(Given data Opens)

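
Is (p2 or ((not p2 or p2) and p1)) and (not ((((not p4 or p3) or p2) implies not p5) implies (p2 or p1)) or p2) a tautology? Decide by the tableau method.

Not valid

Assume the negation and expand:
Initial set: {F ((p2 or ((not p2 or p2) and p1)) and (not ((((not p4 or p3) or p2) implies not p5) implies (p2 or p1)) or p2))}.
F ((p2 or ((not p2 or p2) and p1)) and (not ((((not p4 or p3) or p2) implies not p5) implies (p2 or p1)) or p2)): β-rule — branch into F (p2 or ((not p2 or p2) and p1))  //  F (not ((((not p4 or p3) or p2) implies not p5) implies (p2 or p1)) or p2).
  branch 1 (add F (p2 or ((not p2 or p2) and p1))):
    F (p2 or ((not p2 or p2) and p1)): α-rule — add F p2, F ((not p2 or p2) and p1).
    F ((not p2 or p2) and p1): β-rule — branch into F (not p2 or p2)  //  F p1.
      branch 1.1 (add F (not p2 or p2)):
        F (not p2 or p2): α-rule — add F not p2, F p2.
        × closes — contains both p2 and not p2.
      branch 1.2 (add F p1):
        ○ open, literals {p1=0, p2=0}.
  branch 2 (add F (not ((((not p4 or p3) or p2) implies not p5) implies (p2 or p1)) or p2)):
    F (not ((((not p4 or p3) or p2) implies not p5) implies (p2 or p1)) or p2): α-rule — add F not ((((not p4 or p3) or p2) implies not p5) implies (p2 or p1)), F p2.
    F not ((((not p4 or p3) or p2) implies not p5) implies (p2 or p1)): β-rule — branch into F (((not p4 or p3) or p2) implies not p5)  //  T (p2 or p1).
      branch 2.1 (add F (((not p4 or p3) or p2) implies not p5)):
        F (((not p4 or p3) or p2) implies not p5): α-rule — add T ((not p4 or p3) or p2), F not p5.
        T ((not p4 or p3) or p2): β-rule — branch into T (not p4 or p3)  //  T p2.
          branch 2.1.1 (add T (not p4 or p3)):
            T (not p4 or p3): β-rule — branch into T not p4  //  T p3.
              branch 2.1.1.1 (add T not p4):
                ○ open, literals {p2=0, p4=0, p5=1}.
              branch 2.1.1.2 (add T p3):
                ○ open, literals {p2=0, p3=1, p5=1}.
          branch 2.1.2 (add T p2):
            × closes — contains both p2 and not p2.
      branch 2.2 (add T (p2 or p1)):
        T (p2 or p1): β-rule — branch into T p2  //  T p1.
          branch 2.2.1 (add T p2):
            × closes — contains both p2 and not p2.
          branch 2.2.2 (add T p1):
            ○ open, literals {p1=1, p2=0}.
3 branches closed, 4 open.
An open branch gives a countermodel: p1=0, p2=0 (unmentioned atoms arbitrary); under it the original formula is false.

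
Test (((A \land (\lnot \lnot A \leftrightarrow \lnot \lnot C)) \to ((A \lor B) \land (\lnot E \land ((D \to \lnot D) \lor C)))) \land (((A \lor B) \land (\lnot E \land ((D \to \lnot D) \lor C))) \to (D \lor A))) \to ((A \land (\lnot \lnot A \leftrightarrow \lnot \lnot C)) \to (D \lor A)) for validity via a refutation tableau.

Valid

Assume the negation and expand:
Initial set: {F ((((A \land (\lnot \lnot A \leftrightarrow \lnot \lnot C)) \to ((A \lor B) \land (\lnot E \land ((D \to \lnot D) \lor C)))) \land (((A \lor B) \land (\lnot E \land ((D \to \lnot D) \lor C))) \to (D \lor A))) \to ((A \land (\lnot \lnot A \leftrightarrow \lnot \lnot C)) \to (D \lor A)))}.
F ((((A \land (\lnot \lnot A \leftrightarrow \lnot \lnot C)) \to ((A \lor B) \land (\lnot E \land ((D \to \lnot D) \lor C)))) \land (((A \lor B) \land (\lnot E \land ((D \to \lnot D) \lor C))) \to (D \lor A))) \to ((A \land (\lnot \lnot A \leftrightarrow \lnot \lnot C)) \to (D \lor A))): α-rule — add T (((A \land (\lnot \lnot A \leftrightarrow \lnot \lnot C)) \to ((A \lor B) \land (\lnot E \land ((D \to \lnot D) \lor C)))) \land (((A \lor B) \land (\lnot E \land ((D \to \lnot D) \lor C))) \to (D \lor A))), F ((A \land (\lnot \lnot A \leftrightarrow \lnot \lnot C)) \to (D \lor A)).
T (((A \land (\lnot \lnot A \leftrightarrow \lnot \lnot C)) \to ((A \lor B) \land (\lnot E \land ((D \to \lnot D) \lor C)))) \land (((A \lor B) \land (\lnot E \land ((D \to \lnot D) \lor C))) \to (D \lor A))): α-rule — add T ((A \land (\lnot \lnot A \leftrightarrow \lnot \lnot C)) \to ((A \lor B) \land (\lnot E \land ((D \to \lnot D) \lor C)))), T (((A \lor B) \land (\lnot E \land ((D \to \lnot D) \lor C))) \to (D \lor A)).
F ((A \land (\lnot \lnot A \leftrightarrow \lnot \lnot C)) \to (D \lor A)): α-rule — add T (A \land (\lnot \lnot A \leftrightarrow \lnot \lnot C)), F (D \lor A).
T (A \land (\lnot \lnot A \leftrightarrow \lnot \lnot C)): α-rule — add T A, T (\lnot \lnot A \leftrightarrow \lnot \lnot C).
F (D \lor A): α-rule — add F D, F A.
× closes — contains both A and \lnot A.
All 1 branch closes.
Every branch closed, so the negation is unsatisfiable and the formula is valid.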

(Given data Closes)

#### [Activity]
In full and without error, give the listing again.

#### [Answer box]
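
Is (p2 or ((not p2 or p2) and p1)) and (not ((((not p4 or p3) or p2) implies not p5) implies (p2 or p1)) or p2) a tautology? Decide by the tableau method.

Not valid

Assume the negation and expand:
Initial set: {F ((p2 or ((not p2 or p2) and p1)) and (not ((((not p4 or p3) or p2) implies not p5) implies (p2 or p1)) or p2))}.
F ((p2 or ((not p2 or p2) and p1)) and (not ((((not p4 or p3) or p2) implies not p5) implies (p2 or p1)) or p2)): β-rule — branch into F (p2 or ((not p2 or p2) and p1))  //  F (not ((((not p4 or p3) or p2) implies not p5) implies (p2 or p1)) or p2).
  branch 1 (add F (p2 or ((not p2 or p2) and p1))):
    F (p2 or ((not p2 or p2) and p1)): α-rule — add F p2, F ((not p2 or p2) and p1).
    F ((not p2 or p2) and p1): β-rule — branch into F (not p2 or p2)  //  F p1.
      branch 1.1 (add F (not p2 or p2)):
        F (not p2 or p2): α-rule — add F not p2, F p2.
        × closes — contains both p2 and not p2.
      branch 1.2 (add F p1):
        ○ open, literals {p1=0, p2=0}.
  branch 2 (add F (not ((((not p4 or p3) or p2) implies not p5) implies (p2 or p1)) or p2)):
    F (not ((((not p4 or p3) or p2) implies not p5) implies (p2 or p1)) or p2): α-rule — add F not ((((not p4 or p3) or p2) implies not p5) implies (p2 or p1)), F p2.
    F not ((((not p4 or p3) or p2) implies not p5) implies (p2 or p1)): β-rule — branch into F (((not p4 or p3) or p2) implies not p5)  //  T (p2 or p1).
      branch 2.1 (add F (((not p4 or p3) or p2) implies not p5)):
        F (((not p4 or p3) or p2) implies not p5): α-rule — add T ((not p4 or p3) or p2), F not p5.
        T ((not p4 or p3) or p2): β-rule — branch into T (not p4 or p3)  //  T p2.
          branch 2.1.1 (add T (not p4 or p3)):
            T (not p4 or p3): β-rule — branch into T not p4  //  T p3.
              branch 2.1.1.1 (add T not p4):
                ○ open, literals {p2=0, p4=0, p5=1}.
              branch 2.1.1.2 (add T p3):
                ○ open, literals {p2=0, p3=1, p5=1}.
          branch 2.1.2 (add T p2):
            × closes — contains both p2 and not p2.
      branch 2.2 (add T (p2 or p1)):
        T (p2 or p1): β-rule — branch into T p2  //  T p1.
          branch 2.2.1 (add T p2):
            × closes — contains both p2 and not p2.
          branch 2.2.2 (add T p1):
            ○ open, literals {p1=1, p2=0}.
3 branches closed, 4 open.
An open branch gives a countermodel: p1=0, p2=0 (unmentioned atoms arbitrary); under it the original formula is false.

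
Test (((A \land (\lnot \lnot A \leftrightarrow \lnot \lnot C)) \to ((A \lor B) \land (\lnot E \land ((D \to \lnot D) \lor C)))) \land (((A \lor B) \land (\lnot E \land ((D \to \lnot D) \lor C))) \to (D \lor A))) \to ((A \land (\lnot \lnot A \leftrightarrow \lnot \lnot C)) \to (D \lor A)) for validity via a refutation tableau.

Valid

Assume the negation and expand:
Initial set: {F ((((A \land (\lnot \lnot A \leftrightarrow \lnot \lnot C)) \to ((A \lor B) \land (\lnot E \land ((D \to \lnot D) \lor C)))) \land (((A \lor B) \land (\lnot E \land ((D \to \lnot D) \lor C))) \to (D \lor A))) \to ((A \land (\lnot \lnot A \leftrightarrow \lnot \lnot C)) \to (D \lor A)))}.
F ((((A \land (\lnot \lnot A \leftrightarrow \lnot \lnot C)) \to ((A \lor B) \land (\lnot E \land ((D \to \lnot D) \lor C)))) \land (((A \lor B) \land (\lnot E \land ((D \to \lnot D) \lor C))) \to (D \lor A))) \to ((A \land (\lnot \lnot A \leftrightarrow \lnot \lnot C)) \to (D \lor A))): α-rule — add T (((A \land (\lnot \lnot A \leftrightarrow \lnot \lnot C)) \to ((A \lor B) \land (\lnot E \land ((D \to \lnot D) \lor C)))) \land (((A \lor B) \land (\lnot E \land ((D \to \lnot D) \lor C))) \to (D \lor A))), F ((A \land (\lnot \lnot A \leftrightarrow \lnot \lnot C)) \to (D \lor A)).
T (((A \land (\lnot \lnot A \leftrightarrow \lnot \lnot C)) \to ((A \lor B) \land (\lnot E \land ((D \to \lnot D) \lor C)))) \land (((A \lor B) \land (\lnot E \land ((D \to \lnot D) \lor C))) \to (D \lor A))): α-rule — add T ((A \land (\lnot \lnot A \leftrightarrow \lnot \lnot C)) \to ((A \lor B) \land (\lnot E \land ((D \to \lnot D) \lor C)))), T (((A \lor B) \land (\lnot E \land ((D \to \lnot D) \lor C))) \to (D \lor A)).
F ((A \land (\lnot \lnot A \leftrightarrow \lnot \lnot C)) \to (D \lor A)): α-rule — add T (A \land (\lnot \lnot A \leftrightarrow \lnot \lnot C)), F (D \lor A).
T (A \land (\lnot \lnot A \leftrightarrow \lnot \lnot C)): α-rule — add T A, T (\lnot \lnot A \leftrightarrow \lnot \lnot C).
F (D \lor A): α-rule — add F D, F A.
× closes — contains both A and \lnot A.
All 1 branch closes.
Every branch closed, so the negation is unsatisfiable and the formula is valid.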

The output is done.